Read each line of the material and note whether it contains "defence". Give the number of such lines and nothing else.

SUPPLIED ENTRIES

^^^^

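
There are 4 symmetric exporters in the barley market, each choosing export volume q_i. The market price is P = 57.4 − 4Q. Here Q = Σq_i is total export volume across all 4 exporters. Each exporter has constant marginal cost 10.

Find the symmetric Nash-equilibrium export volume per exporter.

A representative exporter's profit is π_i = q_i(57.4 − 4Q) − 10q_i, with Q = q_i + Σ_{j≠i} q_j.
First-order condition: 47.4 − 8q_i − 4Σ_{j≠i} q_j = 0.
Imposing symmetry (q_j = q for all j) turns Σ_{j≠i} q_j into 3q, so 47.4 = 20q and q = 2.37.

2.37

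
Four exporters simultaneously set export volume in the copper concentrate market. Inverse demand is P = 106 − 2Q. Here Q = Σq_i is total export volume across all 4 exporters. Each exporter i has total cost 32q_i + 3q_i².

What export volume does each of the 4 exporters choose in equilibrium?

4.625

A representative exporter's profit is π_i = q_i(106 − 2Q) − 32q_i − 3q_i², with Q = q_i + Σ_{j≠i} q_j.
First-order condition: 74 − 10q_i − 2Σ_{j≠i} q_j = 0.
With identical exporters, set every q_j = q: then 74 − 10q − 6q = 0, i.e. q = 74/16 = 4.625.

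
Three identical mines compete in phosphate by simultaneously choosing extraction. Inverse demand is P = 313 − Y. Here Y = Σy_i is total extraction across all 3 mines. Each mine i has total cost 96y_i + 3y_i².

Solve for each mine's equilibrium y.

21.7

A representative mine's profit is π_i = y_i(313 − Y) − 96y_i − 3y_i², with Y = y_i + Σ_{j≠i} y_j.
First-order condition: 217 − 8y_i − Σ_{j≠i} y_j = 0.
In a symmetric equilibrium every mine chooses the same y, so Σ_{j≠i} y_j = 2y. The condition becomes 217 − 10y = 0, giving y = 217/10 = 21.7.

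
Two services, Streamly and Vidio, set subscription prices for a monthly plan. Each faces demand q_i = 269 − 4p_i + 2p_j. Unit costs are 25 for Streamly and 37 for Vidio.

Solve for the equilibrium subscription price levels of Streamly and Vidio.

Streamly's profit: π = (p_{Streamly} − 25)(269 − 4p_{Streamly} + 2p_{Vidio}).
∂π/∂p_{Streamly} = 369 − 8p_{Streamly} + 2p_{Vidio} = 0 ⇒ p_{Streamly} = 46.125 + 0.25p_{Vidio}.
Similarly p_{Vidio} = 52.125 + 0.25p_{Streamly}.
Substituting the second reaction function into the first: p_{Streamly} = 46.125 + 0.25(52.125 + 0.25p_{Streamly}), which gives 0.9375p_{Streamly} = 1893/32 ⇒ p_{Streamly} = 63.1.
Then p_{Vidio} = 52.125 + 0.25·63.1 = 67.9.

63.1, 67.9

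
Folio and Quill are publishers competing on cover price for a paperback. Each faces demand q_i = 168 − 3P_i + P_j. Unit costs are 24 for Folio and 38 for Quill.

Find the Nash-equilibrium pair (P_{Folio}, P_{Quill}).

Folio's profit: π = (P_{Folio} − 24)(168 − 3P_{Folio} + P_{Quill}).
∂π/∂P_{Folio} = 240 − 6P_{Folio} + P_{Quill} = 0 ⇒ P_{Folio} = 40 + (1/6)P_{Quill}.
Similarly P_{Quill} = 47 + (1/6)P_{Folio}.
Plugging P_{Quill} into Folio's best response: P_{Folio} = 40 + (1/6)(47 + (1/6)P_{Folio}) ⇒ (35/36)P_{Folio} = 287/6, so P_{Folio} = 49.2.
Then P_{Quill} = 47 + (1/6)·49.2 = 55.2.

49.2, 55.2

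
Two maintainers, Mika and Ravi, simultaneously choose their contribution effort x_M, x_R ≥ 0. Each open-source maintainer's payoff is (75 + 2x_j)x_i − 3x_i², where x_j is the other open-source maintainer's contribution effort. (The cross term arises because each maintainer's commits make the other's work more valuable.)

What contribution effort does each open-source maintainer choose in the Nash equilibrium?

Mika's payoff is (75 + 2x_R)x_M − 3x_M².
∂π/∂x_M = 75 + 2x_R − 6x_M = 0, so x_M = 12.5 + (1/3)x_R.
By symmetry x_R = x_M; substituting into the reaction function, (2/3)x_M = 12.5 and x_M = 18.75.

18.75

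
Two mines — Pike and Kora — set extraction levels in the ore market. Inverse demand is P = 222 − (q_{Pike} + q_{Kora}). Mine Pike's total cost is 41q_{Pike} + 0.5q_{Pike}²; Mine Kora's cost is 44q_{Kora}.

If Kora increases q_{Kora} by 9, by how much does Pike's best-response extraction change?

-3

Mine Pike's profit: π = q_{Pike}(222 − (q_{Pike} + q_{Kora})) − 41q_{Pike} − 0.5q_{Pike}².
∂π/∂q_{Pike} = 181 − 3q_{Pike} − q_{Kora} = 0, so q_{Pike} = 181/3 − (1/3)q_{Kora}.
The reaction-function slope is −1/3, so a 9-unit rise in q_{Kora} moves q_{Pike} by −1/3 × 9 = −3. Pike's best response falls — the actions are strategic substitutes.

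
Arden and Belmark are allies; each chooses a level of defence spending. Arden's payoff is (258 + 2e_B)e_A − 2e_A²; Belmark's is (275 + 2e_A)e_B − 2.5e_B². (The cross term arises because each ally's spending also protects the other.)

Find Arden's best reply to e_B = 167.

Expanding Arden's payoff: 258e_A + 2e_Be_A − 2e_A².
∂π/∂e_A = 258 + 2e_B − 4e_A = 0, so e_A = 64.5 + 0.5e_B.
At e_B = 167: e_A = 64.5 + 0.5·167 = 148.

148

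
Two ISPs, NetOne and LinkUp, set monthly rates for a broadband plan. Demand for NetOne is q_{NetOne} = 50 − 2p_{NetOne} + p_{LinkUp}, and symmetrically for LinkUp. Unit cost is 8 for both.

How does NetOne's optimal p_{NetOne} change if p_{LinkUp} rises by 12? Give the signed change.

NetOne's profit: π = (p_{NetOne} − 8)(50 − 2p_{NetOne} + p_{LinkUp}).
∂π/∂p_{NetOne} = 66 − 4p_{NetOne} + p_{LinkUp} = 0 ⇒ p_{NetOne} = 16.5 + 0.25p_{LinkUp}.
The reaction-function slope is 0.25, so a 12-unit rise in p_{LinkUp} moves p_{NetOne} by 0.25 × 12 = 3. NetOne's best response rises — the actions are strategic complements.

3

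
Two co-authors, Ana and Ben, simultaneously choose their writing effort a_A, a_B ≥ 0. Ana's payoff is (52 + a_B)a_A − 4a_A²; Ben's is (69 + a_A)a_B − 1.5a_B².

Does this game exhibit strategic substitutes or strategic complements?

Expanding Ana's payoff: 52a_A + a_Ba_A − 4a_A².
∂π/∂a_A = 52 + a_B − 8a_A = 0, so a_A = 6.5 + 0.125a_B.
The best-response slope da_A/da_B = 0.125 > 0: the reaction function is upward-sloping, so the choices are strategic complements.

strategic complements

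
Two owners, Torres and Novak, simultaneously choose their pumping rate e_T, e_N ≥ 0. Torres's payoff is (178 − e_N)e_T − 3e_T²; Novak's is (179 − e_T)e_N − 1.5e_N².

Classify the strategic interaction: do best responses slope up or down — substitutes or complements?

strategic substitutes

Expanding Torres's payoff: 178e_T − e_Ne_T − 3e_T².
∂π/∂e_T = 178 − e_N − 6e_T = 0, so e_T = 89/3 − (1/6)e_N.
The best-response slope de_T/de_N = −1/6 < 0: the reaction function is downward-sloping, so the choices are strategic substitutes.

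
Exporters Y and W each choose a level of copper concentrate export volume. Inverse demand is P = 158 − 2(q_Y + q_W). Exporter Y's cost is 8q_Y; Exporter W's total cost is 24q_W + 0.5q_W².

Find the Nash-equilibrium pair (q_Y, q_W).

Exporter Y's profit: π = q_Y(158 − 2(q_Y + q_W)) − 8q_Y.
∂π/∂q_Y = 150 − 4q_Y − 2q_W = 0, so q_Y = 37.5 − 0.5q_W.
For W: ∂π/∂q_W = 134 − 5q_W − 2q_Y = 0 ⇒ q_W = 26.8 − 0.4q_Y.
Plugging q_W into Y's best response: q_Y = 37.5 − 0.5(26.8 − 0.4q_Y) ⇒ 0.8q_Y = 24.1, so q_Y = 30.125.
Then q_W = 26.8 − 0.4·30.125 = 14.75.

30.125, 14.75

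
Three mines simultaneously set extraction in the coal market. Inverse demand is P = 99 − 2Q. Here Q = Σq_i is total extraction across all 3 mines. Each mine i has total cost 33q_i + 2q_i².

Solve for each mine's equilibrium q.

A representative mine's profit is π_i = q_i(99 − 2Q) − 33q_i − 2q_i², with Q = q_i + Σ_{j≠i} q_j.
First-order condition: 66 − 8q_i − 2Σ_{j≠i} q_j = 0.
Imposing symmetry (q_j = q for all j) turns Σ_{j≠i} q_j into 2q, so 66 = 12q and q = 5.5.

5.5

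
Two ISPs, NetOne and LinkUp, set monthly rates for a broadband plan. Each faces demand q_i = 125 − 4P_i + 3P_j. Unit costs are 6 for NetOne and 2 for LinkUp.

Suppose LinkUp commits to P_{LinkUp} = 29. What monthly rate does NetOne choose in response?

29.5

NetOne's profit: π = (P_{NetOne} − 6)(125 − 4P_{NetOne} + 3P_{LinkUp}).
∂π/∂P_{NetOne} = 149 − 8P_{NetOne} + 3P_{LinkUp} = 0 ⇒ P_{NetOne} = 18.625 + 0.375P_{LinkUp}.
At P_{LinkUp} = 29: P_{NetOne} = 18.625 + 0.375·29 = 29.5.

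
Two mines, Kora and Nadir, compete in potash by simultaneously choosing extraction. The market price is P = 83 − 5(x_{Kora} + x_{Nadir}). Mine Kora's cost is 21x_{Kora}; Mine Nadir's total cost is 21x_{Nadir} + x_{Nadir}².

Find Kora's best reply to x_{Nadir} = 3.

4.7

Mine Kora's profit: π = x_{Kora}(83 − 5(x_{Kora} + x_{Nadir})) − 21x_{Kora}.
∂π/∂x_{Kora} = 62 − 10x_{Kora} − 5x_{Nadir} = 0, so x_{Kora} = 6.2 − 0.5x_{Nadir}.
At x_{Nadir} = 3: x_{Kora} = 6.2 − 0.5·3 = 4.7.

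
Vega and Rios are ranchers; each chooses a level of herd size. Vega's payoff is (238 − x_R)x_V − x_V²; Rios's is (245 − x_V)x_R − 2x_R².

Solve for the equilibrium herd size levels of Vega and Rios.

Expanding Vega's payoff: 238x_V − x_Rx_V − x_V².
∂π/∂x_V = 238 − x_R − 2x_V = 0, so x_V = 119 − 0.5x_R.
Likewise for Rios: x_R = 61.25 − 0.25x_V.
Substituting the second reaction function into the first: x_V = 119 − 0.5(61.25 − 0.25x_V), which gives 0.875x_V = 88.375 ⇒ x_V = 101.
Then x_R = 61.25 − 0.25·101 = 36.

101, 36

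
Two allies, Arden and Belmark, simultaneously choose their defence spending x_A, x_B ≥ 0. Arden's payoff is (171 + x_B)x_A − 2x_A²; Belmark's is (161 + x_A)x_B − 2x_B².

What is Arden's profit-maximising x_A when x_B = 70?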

^^^^

COMPLETED TASK
2